# Your task
Retype every record exactly as it appears.

# Record extracts
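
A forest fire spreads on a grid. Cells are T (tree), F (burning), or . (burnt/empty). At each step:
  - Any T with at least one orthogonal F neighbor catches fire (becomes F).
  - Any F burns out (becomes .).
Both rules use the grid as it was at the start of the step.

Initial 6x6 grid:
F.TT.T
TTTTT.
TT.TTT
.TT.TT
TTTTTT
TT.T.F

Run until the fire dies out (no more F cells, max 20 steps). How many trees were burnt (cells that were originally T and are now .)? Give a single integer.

Answer: 25

Derivation:
Step 1: +2 fires, +2 burnt (F count now 2)
Step 2: +4 fires, +2 burnt (F count now 4)
Step 3: +5 fires, +4 burnt (F count now 5)
Step 4: +6 fires, +5 burnt (F count now 6)
Step 5: +5 fires, +6 burnt (F count now 5)
Step 6: +2 fires, +5 burnt (F count now 2)
Step 7: +1 fires, +2 burnt (F count now 1)
Step 8: +0 fires, +1 burnt (F count now 0)
Fire out after step 8
Initially T: 26, now '.': 35
Total burnt (originally-T cells now '.'): 25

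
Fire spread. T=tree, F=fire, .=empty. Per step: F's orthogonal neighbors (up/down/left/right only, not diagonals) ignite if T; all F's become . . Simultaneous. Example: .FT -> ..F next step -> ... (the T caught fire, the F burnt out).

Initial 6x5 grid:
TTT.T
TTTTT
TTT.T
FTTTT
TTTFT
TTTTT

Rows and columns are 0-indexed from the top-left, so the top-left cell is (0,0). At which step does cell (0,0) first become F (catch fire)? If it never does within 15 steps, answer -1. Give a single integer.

Step 1: cell (0,0)='T' (+7 fires, +2 burnt)
Step 2: cell (0,0)='T' (+8 fires, +7 burnt)
Step 3: cell (0,0)='F' (+5 fires, +8 burnt)
  -> target ignites at step 3
Step 4: cell (0,0)='.' (+3 fires, +5 burnt)
Step 5: cell (0,0)='.' (+3 fires, +3 burnt)
Step 6: cell (0,0)='.' (+0 fires, +3 burnt)
  fire out at step 6

3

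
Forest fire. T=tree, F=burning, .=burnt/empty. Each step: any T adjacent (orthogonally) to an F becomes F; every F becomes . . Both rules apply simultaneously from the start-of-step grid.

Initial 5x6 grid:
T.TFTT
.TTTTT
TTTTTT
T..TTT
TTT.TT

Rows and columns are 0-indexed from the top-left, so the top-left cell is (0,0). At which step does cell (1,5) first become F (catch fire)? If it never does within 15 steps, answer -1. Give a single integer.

Step 1: cell (1,5)='T' (+3 fires, +1 burnt)
Step 2: cell (1,5)='T' (+4 fires, +3 burnt)
Step 3: cell (1,5)='F' (+5 fires, +4 burnt)
  -> target ignites at step 3
Step 4: cell (1,5)='.' (+3 fires, +5 burnt)
Step 5: cell (1,5)='.' (+3 fires, +3 burnt)
Step 6: cell (1,5)='.' (+2 fires, +3 burnt)
Step 7: cell (1,5)='.' (+1 fires, +2 burnt)
Step 8: cell (1,5)='.' (+1 fires, +1 burnt)
Step 9: cell (1,5)='.' (+1 fires, +1 burnt)
Step 10: cell (1,5)='.' (+0 fires, +1 burnt)
  fire out at step 10

3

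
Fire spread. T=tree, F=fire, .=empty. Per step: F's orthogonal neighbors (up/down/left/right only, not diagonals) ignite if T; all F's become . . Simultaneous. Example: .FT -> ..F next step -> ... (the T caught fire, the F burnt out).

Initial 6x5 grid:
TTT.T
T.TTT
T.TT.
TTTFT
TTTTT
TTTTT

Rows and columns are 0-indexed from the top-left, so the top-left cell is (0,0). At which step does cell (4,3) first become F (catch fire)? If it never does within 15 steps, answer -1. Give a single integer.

Step 1: cell (4,3)='F' (+4 fires, +1 burnt)
  -> target ignites at step 1
Step 2: cell (4,3)='.' (+6 fires, +4 burnt)
Step 3: cell (4,3)='.' (+6 fires, +6 burnt)
Step 4: cell (4,3)='.' (+5 fires, +6 burnt)
Step 5: cell (4,3)='.' (+3 fires, +5 burnt)
Step 6: cell (4,3)='.' (+1 fires, +3 burnt)
Step 7: cell (4,3)='.' (+0 fires, +1 burnt)
  fire out at step 7

1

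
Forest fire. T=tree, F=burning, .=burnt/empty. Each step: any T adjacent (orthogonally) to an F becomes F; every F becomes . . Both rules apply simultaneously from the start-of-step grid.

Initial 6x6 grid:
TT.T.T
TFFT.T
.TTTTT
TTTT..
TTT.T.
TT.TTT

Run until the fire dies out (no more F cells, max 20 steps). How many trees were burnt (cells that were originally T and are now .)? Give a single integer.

Step 1: +5 fires, +2 burnt (F count now 5)
Step 2: +5 fires, +5 burnt (F count now 5)
Step 3: +5 fires, +5 burnt (F count now 5)
Step 4: +3 fires, +5 burnt (F count now 3)
Step 5: +2 fires, +3 burnt (F count now 2)
Step 6: +1 fires, +2 burnt (F count now 1)
Step 7: +0 fires, +1 burnt (F count now 0)
Fire out after step 7
Initially T: 25, now '.': 32
Total burnt (originally-T cells now '.'): 21

Answer: 21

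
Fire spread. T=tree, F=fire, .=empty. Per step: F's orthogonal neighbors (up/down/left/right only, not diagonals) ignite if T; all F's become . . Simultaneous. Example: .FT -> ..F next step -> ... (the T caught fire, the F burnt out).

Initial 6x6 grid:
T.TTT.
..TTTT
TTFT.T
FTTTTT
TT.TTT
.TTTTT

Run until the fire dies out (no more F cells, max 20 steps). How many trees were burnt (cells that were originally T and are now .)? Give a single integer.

Answer: 26

Derivation:
Step 1: +7 fires, +2 burnt (F count now 7)
Step 2: +4 fires, +7 burnt (F count now 4)
Step 3: +5 fires, +4 burnt (F count now 5)
Step 4: +6 fires, +5 burnt (F count now 6)
Step 5: +3 fires, +6 burnt (F count now 3)
Step 6: +1 fires, +3 burnt (F count now 1)
Step 7: +0 fires, +1 burnt (F count now 0)
Fire out after step 7
Initially T: 27, now '.': 35
Total burnt (originally-T cells now '.'): 26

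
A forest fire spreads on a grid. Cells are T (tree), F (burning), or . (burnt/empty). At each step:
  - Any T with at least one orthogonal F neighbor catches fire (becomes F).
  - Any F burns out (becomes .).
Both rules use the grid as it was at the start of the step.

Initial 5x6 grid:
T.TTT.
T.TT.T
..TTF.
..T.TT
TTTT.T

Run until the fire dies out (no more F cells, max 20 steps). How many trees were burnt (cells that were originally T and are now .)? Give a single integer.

Step 1: +2 fires, +1 burnt (F count now 2)
Step 2: +3 fires, +2 burnt (F count now 3)
Step 3: +4 fires, +3 burnt (F count now 4)
Step 4: +3 fires, +4 burnt (F count now 3)
Step 5: +2 fires, +3 burnt (F count now 2)
Step 6: +1 fires, +2 burnt (F count now 1)
Step 7: +0 fires, +1 burnt (F count now 0)
Fire out after step 7
Initially T: 18, now '.': 27
Total burnt (originally-T cells now '.'): 15

Answer: 15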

# Completed exercise
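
A forest fire spreads on a grid. Cells are T (tree), F (burning), or . (burnt/empty). At each step:
  - Any T with at least one orthogonal F neighbor catches fire (becomes F).
  - Any F burns out (becomes .).
Both rules use the grid as it was at the start of the step.

Initial 6x6 grid:
F.TT.T
TTTTT.
TT.TTT
.TT.TT
TTTTTT
TT.T.F

Run until the fire dies out (no more F cells, max 20 steps). How many trees were burnt (cells that were originally T and are now .)? Give a single integer.

Answer: 25

Derivation:
Step 1: +2 fires, +2 burnt (F count now 2)
Step 2: +4 fires, +2 burnt (F count now 4)
Step 3: +5 fires, +4 burnt (F count now 5)
Step 4: +6 fires, +5 burnt (F count now 6)
Step 5: +5 fires, +6 burnt (F count now 5)
Step 6: +2 fires, +5 burnt (F count now 2)
Step 7: +1 fires, +2 burnt (F count now 1)
Step 8: +0 fires, +1 burnt (F count now 0)
Fire out after step 8
Initially T: 26, now '.': 35
Total burnt (originally-T cells now '.'): 25

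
Fire spread. T=tree, F=fire, .=empty. Per step: F's orthogonal neighbors (up/down/left/right only, not diagonals) ignite if T; all F's become . . Simultaneous. Example: .FT -> ..F next step -> ... (the T caught fire, the F burnt out).

Initial 6x5 grid:
TTT.T
TTTTT
TTT.T
FTTTT
TTTFT
TTTTT

Rows and columns are 0-indexed from the top-left, so the top-left cell is (0,0). At which step does cell (0,0) first become F (catch fire)? If it never does within 15 steps, answer -1. Give a single integer.

Step 1: cell (0,0)='T' (+7 fires, +2 burnt)
Step 2: cell (0,0)='T' (+8 fires, +7 burnt)
Step 3: cell (0,0)='F' (+5 fires, +8 burnt)
  -> target ignites at step 3
Step 4: cell (0,0)='.' (+3 fires, +5 burnt)
Step 5: cell (0,0)='.' (+3 fires, +3 burnt)
Step 6: cell (0,0)='.' (+0 fires, +3 burnt)
  fire out at step 6

3

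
Forest fire. T=tree, F=burning, .=burnt/empty. Each step: any T adjacent (orthogonally) to an F becomes F; every F becomes . . Both rules apply simultaneously from the start-of-step grid.

Initial 5x6 grid:
T.TFTT
.TTTTT
TTTTTT
T..TTT
TTT.TT

Rows and columns are 0-indexed from the top-left, so the top-left cell is (0,0). At which step does cell (1,5) first become F (catch fire)? If it never does within 15 steps, answer -1. Give a single integer.

Step 1: cell (1,5)='T' (+3 fires, +1 burnt)
Step 2: cell (1,5)='T' (+4 fires, +3 burnt)
Step 3: cell (1,5)='F' (+5 fires, +4 burnt)
  -> target ignites at step 3
Step 4: cell (1,5)='.' (+3 fires, +5 burnt)
Step 5: cell (1,5)='.' (+3 fires, +3 burnt)
Step 6: cell (1,5)='.' (+2 fires, +3 burnt)
Step 7: cell (1,5)='.' (+1 fires, +2 burnt)
Step 8: cell (1,5)='.' (+1 fires, +1 burnt)
Step 9: cell (1,5)='.' (+1 fires, +1 burnt)
Step 10: cell (1,5)='.' (+0 fires, +1 burnt)
  fire out at step 10

3

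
Fire spread. T=tree, F=fire, .=empty. Per step: F's orthogonal neighbors (up/down/left/right only, not diagonals) ignite if T; all F's become . . Simultaneous. Example: .FT -> ..F next step -> ... (the T caught fire, the F burnt out).

Initial 6x5 grid:
TTT.T
T.TTT
T.TT.
TTTFT
TTTTT
TTTTT

Rows and columns are 0-indexed from the top-left, so the top-left cell is (0,0). At which step does cell (4,3) first become F (catch fire)? If it never does within 15 steps, answer -1. Give a single integer.

Step 1: cell (4,3)='F' (+4 fires, +1 burnt)
  -> target ignites at step 1
Step 2: cell (4,3)='.' (+6 fires, +4 burnt)
Step 3: cell (4,3)='.' (+6 fires, +6 burnt)
Step 4: cell (4,3)='.' (+5 fires, +6 burnt)
Step 5: cell (4,3)='.' (+3 fires, +5 burnt)
Step 6: cell (4,3)='.' (+1 fires, +3 burnt)
Step 7: cell (4,3)='.' (+0 fires, +1 burnt)
  fire out at step 7

1

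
Forest fire. T=tree, F=burning, .=burnt/empty. Each step: any T adjacent (orthogonally) to an F becomes F; every F becomes . . Both rules apply simultaneously from the start-of-step grid.

Initial 6x6 grid:
TT.T.T
TFFT.T
.TTTTT
TTTT..
TTT.T.
TT.TTT

Run until the fire dies out (no more F cells, max 20 steps). How many trees were burnt (cells that were originally T and are now .)? Give a single integer.

Step 1: +5 fires, +2 burnt (F count now 5)
Step 2: +5 fires, +5 burnt (F count now 5)
Step 3: +5 fires, +5 burnt (F count now 5)
Step 4: +3 fires, +5 burnt (F count now 3)
Step 5: +2 fires, +3 burnt (F count now 2)
Step 6: +1 fires, +2 burnt (F count now 1)
Step 7: +0 fires, +1 burnt (F count now 0)
Fire out after step 7
Initially T: 25, now '.': 32
Total burnt (originally-T cells now '.'): 21

Answer: 21

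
Fire spread. T=tree, F=fire, .=empty. Per step: F's orthogonal neighbors (up/down/left/right only, not diagonals) ignite if T; all F's become . . Simultaneous. Example: .FT -> ..F next step -> ... (the T caught fire, the F burnt out).

Initial 6x6 grid:
T.TTT.
..TTTT
TTFT.T
FTTTTT
TT.TTT
.TTTTT

Run until the fire dies out (no more F cells, max 20 steps). How many trees were burnt (cells that were originally T and are now .)? Give a single integer.

Answer: 26

Derivation:
Step 1: +7 fires, +2 burnt (F count now 7)
Step 2: +4 fires, +7 burnt (F count now 4)
Step 3: +5 fires, +4 burnt (F count now 5)
Step 4: +6 fires, +5 burnt (F count now 6)
Step 5: +3 fires, +6 burnt (F count now 3)
Step 6: +1 fires, +3 burnt (F count now 1)
Step 7: +0 fires, +1 burnt (F count now 0)
Fire out after step 7
Initially T: 27, now '.': 35
Total burnt (originally-T cells now '.'): 26

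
A forest fire spreads on a grid. Cells are T (tree), F (burning), or . (burnt/empty). At each step:
  - Any T with at least one orthogonal F neighbor catches fire (becomes F).
  - Any F burns out (becomes .).
Both rules use the grid as it was at the start of the step.

Initial 5x6 grid:
T.TTT.
T.TT.T
..TTF.
..T.TT
TTTT.T

Run until the fire dies out (no more F cells, max 20 steps). How many trees were burnt (cells that were originally T and are now .)? Give a single integer.

Step 1: +2 fires, +1 burnt (F count now 2)
Step 2: +3 fires, +2 burnt (F count now 3)
Step 3: +4 fires, +3 burnt (F count now 4)
Step 4: +3 fires, +4 burnt (F count now 3)
Step 5: +2 fires, +3 burnt (F count now 2)
Step 6: +1 fires, +2 burnt (F count now 1)
Step 7: +0 fires, +1 burnt (F count now 0)
Fire out after step 7
Initially T: 18, now '.': 27
Total burnt (originally-T cells now '.'): 15

Answer: 15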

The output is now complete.